Once you reach the line containing "G2: [10, 15, 24]", write out that line and every remaining line of the records exactly.

++++++++++

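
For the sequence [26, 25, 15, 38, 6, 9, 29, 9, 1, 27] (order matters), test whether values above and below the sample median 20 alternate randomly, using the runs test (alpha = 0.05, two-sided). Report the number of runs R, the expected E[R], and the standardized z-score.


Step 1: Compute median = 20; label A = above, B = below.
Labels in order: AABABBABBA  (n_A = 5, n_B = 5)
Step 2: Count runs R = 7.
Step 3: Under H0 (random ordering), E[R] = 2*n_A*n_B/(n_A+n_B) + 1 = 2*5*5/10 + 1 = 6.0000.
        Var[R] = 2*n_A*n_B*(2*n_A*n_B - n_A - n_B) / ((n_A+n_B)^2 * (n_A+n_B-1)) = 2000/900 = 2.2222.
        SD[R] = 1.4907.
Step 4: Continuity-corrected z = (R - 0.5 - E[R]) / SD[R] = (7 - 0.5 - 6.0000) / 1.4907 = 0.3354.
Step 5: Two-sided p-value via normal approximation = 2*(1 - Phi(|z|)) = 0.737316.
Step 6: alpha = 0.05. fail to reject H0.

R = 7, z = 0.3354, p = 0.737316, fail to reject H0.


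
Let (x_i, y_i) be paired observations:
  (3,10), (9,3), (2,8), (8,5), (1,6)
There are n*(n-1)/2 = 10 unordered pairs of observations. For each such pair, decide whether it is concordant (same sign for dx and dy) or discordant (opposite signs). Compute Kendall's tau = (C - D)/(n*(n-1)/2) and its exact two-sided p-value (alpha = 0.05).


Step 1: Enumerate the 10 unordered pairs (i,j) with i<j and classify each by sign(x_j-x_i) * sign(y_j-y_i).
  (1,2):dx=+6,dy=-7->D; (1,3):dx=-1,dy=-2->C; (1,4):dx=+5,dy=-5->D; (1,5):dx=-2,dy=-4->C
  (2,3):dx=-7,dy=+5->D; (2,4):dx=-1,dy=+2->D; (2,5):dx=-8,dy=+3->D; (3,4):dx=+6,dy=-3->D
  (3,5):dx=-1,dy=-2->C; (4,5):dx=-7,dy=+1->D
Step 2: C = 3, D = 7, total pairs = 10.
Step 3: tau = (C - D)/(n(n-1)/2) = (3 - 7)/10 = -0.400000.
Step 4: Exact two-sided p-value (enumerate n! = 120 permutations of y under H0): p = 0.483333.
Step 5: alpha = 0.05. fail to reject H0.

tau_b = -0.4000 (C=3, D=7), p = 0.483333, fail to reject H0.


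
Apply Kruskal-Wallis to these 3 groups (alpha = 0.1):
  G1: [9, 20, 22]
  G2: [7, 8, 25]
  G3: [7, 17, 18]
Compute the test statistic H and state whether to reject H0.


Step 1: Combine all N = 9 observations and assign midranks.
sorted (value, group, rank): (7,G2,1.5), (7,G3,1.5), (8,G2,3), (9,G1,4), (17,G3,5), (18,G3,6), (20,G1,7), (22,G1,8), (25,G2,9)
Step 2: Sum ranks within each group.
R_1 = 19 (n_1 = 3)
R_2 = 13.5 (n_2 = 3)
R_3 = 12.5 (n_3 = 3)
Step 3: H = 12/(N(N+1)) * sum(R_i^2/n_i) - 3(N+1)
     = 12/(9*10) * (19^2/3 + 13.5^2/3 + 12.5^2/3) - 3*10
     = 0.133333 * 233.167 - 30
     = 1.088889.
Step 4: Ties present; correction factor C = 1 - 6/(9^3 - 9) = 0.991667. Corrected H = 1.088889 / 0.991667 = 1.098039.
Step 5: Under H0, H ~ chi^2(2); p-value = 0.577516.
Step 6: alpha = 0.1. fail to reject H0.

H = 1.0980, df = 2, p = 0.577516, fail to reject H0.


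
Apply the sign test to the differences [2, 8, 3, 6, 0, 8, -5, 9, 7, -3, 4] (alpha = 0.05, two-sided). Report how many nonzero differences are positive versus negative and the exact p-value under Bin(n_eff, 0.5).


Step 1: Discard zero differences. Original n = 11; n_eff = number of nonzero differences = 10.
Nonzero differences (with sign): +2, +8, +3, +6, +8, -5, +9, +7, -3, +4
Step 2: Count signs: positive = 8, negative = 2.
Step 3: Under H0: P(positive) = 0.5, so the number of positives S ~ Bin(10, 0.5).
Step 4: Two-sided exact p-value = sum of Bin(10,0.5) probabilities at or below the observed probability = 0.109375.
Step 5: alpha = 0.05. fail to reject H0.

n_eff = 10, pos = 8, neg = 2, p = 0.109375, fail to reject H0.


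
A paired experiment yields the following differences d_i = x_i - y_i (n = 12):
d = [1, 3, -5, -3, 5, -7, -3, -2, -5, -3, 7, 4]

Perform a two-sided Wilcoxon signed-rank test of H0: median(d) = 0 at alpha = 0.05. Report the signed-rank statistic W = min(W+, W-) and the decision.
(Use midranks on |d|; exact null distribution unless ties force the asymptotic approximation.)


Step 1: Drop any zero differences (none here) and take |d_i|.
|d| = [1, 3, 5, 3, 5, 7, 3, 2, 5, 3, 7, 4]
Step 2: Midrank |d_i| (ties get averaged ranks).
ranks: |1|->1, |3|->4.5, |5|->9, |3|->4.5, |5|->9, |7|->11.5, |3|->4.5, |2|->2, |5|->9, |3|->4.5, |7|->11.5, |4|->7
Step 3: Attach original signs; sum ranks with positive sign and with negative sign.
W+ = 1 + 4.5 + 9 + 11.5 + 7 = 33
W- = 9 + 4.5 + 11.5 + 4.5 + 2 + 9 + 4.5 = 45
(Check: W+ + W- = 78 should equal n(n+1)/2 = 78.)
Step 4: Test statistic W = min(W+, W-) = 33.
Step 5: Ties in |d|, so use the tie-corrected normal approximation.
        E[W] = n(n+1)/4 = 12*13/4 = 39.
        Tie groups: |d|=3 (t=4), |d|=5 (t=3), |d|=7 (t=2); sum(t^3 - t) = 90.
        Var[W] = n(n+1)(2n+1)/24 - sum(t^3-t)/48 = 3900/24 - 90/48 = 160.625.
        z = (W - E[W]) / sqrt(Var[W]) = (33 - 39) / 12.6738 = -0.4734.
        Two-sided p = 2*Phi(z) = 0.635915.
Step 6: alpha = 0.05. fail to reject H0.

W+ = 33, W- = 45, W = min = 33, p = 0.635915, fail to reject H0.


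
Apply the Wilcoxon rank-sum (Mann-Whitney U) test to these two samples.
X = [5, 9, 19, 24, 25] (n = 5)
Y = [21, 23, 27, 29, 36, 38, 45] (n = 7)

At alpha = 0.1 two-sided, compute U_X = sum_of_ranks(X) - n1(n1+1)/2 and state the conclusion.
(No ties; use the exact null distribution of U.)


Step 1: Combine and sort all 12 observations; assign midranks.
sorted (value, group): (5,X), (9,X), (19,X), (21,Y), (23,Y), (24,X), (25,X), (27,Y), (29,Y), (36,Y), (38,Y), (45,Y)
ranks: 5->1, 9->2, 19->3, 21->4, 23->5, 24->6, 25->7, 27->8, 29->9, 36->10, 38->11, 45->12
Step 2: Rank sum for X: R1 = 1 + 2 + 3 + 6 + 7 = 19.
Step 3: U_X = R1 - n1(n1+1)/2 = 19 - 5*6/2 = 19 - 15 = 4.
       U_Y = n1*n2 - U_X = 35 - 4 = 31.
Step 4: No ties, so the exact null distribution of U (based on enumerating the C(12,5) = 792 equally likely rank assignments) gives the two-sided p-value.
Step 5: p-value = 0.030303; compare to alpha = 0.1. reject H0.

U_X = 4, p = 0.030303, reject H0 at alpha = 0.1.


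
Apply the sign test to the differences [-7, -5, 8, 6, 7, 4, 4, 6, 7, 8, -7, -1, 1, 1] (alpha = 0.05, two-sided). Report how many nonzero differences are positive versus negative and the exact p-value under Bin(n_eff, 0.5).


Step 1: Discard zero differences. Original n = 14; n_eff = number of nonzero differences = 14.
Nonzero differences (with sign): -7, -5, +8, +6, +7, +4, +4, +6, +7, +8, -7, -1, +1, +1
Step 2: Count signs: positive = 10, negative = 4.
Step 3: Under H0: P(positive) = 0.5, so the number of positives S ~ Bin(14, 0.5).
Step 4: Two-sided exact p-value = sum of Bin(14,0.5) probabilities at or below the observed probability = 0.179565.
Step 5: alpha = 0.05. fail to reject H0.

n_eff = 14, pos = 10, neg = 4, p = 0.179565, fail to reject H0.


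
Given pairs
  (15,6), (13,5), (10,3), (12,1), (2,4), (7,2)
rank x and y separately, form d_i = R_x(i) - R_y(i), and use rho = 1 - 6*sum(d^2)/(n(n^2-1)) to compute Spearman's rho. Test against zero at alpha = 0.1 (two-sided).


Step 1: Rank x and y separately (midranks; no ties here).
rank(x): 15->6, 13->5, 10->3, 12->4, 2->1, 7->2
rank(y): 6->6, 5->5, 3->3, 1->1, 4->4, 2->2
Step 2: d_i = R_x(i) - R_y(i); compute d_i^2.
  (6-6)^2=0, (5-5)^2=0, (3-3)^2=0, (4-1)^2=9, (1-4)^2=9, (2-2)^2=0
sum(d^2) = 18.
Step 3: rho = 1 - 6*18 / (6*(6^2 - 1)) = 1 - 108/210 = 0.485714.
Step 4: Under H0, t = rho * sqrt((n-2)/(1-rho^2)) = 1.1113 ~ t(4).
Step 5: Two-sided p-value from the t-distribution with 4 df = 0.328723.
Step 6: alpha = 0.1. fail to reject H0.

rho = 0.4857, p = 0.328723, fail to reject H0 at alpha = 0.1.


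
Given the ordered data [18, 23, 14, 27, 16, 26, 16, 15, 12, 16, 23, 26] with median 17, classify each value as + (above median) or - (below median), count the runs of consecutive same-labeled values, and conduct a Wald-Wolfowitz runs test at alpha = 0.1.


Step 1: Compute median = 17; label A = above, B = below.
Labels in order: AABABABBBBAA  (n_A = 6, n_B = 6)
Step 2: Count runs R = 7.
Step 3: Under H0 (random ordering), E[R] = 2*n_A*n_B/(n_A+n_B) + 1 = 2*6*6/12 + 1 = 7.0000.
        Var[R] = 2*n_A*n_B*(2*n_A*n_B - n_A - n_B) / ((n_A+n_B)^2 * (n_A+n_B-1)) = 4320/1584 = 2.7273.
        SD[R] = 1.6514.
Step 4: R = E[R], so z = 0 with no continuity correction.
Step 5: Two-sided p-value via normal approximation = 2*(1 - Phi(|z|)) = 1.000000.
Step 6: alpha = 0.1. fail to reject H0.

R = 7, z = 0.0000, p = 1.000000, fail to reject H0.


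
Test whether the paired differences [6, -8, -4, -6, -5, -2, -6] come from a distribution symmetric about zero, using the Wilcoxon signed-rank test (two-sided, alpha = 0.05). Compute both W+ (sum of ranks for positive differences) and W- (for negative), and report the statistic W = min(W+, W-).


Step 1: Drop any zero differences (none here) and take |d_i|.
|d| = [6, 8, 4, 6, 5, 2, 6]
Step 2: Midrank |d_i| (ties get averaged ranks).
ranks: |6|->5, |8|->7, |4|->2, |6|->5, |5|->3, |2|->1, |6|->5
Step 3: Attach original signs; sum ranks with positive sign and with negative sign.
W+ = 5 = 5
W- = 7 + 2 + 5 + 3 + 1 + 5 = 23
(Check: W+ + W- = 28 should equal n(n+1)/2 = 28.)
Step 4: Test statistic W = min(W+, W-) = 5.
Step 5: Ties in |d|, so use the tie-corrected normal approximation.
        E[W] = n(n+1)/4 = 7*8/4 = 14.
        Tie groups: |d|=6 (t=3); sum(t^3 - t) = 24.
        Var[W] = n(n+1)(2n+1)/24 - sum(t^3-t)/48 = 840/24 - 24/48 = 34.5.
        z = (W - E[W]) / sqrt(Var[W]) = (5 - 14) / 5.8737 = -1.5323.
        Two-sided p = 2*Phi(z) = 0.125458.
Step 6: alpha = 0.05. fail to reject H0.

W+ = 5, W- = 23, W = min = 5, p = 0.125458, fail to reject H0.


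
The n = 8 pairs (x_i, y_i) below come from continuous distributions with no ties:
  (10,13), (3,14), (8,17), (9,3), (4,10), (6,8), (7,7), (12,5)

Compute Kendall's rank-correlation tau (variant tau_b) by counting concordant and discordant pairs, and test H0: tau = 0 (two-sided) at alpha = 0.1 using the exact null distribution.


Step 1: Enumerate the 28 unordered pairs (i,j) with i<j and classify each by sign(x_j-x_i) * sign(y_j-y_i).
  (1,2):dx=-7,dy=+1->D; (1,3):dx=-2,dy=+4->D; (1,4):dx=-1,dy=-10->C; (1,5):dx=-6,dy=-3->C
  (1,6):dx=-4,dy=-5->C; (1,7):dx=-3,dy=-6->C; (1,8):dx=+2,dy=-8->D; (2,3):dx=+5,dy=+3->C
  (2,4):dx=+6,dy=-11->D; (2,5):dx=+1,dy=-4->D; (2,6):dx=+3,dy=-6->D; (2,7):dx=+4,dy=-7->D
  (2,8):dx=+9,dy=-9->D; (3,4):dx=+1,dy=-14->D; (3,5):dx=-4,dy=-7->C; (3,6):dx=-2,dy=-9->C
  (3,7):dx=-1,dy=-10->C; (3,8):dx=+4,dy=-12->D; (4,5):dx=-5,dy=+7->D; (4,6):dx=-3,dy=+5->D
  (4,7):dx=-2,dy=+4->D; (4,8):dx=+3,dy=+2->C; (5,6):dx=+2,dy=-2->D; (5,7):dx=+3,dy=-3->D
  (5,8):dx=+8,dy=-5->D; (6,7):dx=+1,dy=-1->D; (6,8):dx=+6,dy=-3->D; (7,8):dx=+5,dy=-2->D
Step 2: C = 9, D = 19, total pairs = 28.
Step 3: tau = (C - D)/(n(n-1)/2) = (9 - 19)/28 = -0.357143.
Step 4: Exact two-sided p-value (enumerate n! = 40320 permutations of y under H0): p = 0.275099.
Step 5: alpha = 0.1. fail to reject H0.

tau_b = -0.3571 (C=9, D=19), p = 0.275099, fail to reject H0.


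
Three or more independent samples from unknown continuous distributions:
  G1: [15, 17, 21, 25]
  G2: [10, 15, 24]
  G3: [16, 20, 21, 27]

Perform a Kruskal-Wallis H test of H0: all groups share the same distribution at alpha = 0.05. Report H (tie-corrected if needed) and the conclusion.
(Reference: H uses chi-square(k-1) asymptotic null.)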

++++++++++

● **OUTPUT FOR THIS TASK**
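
  G2: [10, 15, 24]
  G3: [16, 20, 21, 27]

Perform a Kruskal-Wallis H test of H0: all groups share the same distribution at alpha = 0.05. Report H (tie-corrected if needed) and the conclusion.
(Reference: H uses chi-square(k-1) asymptotic null.)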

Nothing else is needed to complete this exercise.